*DIRECTIONS*: Would it be possible to copy exactly the lines from the one containing "P0 = (11.88, 59.11)" to the end of the entries, including both and nothing else?

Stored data

○ ○ ○ ○ ○ ○ ○

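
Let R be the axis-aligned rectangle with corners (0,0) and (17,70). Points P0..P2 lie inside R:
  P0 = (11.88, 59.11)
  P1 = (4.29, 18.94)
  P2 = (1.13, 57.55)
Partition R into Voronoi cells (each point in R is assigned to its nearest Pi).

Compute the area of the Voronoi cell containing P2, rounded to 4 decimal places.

Area of P2's cell: 224.4350

1. box [0,17]×[0,70]: [(0, 0) (17, 0) (17, 70) (0, 70)]
2. ⊥bis P2·P0 via (6.505,58.33): [(0, 0) (14.9696, 0) (4.8115, 70) (0, 70)]  |A|=692.3394
3. ⊥bis P2·P1 via (2.71,38.245): [(0, 38.0232) (9.3409, 38.7877) (4.8115, 70) (0, 70)]  |A|=224.435
4. canonical 4-gon: [(0, 38.0232) (9.3409, 38.7877) (4.8115, 70) (0, 70)]
5. shoelace: 224.435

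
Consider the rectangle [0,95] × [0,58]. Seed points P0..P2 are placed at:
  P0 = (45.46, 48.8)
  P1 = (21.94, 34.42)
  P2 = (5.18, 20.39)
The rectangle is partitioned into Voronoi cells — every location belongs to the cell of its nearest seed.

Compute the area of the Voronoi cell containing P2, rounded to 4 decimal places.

1. box [0,95]×[0,58]: [(0, 0) (95, 0) (95, 58) (0, 58)]
2. ⊥bis P2·P0 via (25.32,34.595): [(0, 0) (49.7203, 0) (8.8122, 58) (0, 58)]  |A|=1697.4411
3. ⊥bis P2·P1 via (13.56,27.405): [(0, 43.6035) (0, 0) (36.5011, 0)]  |A|=795.7878
4. canonical 3-gon: [(0, 43.6035) (0, 0) (36.5011, 0)]
5. shoelace: 795.7878

Area of P2's cell: 795.7878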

○ ○ ○ ○ ○ ○ ○

*RESPONSE TO THIS EXERCISE*:
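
  P0 = (11.88, 59.11)
  P1 = (4.29, 18.94)
  P2 = (1.13, 57.55)
Partition R into Voronoi cells (each point in R is assigned to its nearest Pi).

Compute the area of the Voronoi cell containing P2, rounded to 4 decimal places.

Area of P2's cell: 224.4350

1. box [0,17]×[0,70]: [(0, 0) (17, 0) (17, 70) (0, 70)]
2. ⊥bis P2·P0 via (6.505,58.33): [(0, 0) (14.9696, 0) (4.8115, 70) (0, 70)]  |A|=692.3394
3. ⊥bis P2·P1 via (2.71,38.245): [(0, 38.0232) (9.3409, 38.7877) (4.8115, 70) (0, 70)]  |A|=224.435
4. canonical 4-gon: [(0, 38.0232) (9.3409, 38.7877) (4.8115, 70) (0, 70)]
5. shoelace: 224.435

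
Consider the rectangle [0,95] × [0,58]. Seed points P0..P2 are placed at:
  P0 = (45.46, 48.8)
  P1 = (21.94, 34.42)
  P2 = (5.18, 20.39)
The rectangle is partitioned into Voronoi cells — every location belongs to the cell of its nearest seed.

Compute the area of the Voronoi cell containing P2, rounded to 4 decimal places.

1. box [0,95]×[0,58]: [(0, 0) (95, 0) (95, 58) (0, 58)]
2. ⊥bis P2·P0 via (25.32,34.595): [(0, 0) (49.7203, 0) (8.8122, 58) (0, 58)]  |A|=1697.4411
3. ⊥bis P2·P1 via (13.56,27.405): [(0, 43.6035) (0, 0) (36.5011, 0)]  |A|=795.7878
4. canonical 3-gon: [(0, 43.6035) (0, 0) (36.5011, 0)]
5. shoelace: 795.7878

Area of P2's cell: 795.7878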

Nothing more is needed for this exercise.